WHAT IS BEING ASKED: Write out the whole listing word for word.

INPUT MATERIAL:

========================================

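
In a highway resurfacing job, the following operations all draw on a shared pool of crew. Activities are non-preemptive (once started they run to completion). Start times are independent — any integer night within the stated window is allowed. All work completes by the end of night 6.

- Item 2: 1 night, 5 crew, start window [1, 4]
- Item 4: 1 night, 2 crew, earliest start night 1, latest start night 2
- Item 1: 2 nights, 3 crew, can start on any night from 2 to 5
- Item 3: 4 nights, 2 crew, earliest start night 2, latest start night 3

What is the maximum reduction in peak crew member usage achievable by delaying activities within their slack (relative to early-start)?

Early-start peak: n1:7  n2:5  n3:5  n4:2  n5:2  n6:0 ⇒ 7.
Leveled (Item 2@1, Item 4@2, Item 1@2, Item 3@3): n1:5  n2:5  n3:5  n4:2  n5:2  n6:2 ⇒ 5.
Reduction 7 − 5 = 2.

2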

========================================

WRITTEN RESPONSE:
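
In a highway resurfacing job, the following operations all draw on a shared pool of crew. Activities are non-preemptive (once started they run to completion). Start times are independent — any integer night within the stated window is allowed. All work completes by the end of night 6.

- Item 2: 1 night, 5 crew, start window [1, 4]
- Item 4: 1 night, 2 crew, earliest start night 1, latest start night 2
- Item 1: 2 nights, 3 crew, can start on any night from 2 to 5
- Item 3: 4 nights, 2 crew, earliest start night 2, latest start night 3

What is the maximum reduction in peak crew member usage achievable by delaying activities within their slack (relative to early-start)?

Early-start peak: n1:7  n2:5  n3:5  n4:2  n5:2  n6:0 ⇒ 7.
Leveled (Item 2@1, Item 4@2, Item 1@2, Item 3@3): n1:5  n2:5  n3:5  n4:2  n5:2  n6:2 ⇒ 5.
Reduction 7 − 5 = 2.

2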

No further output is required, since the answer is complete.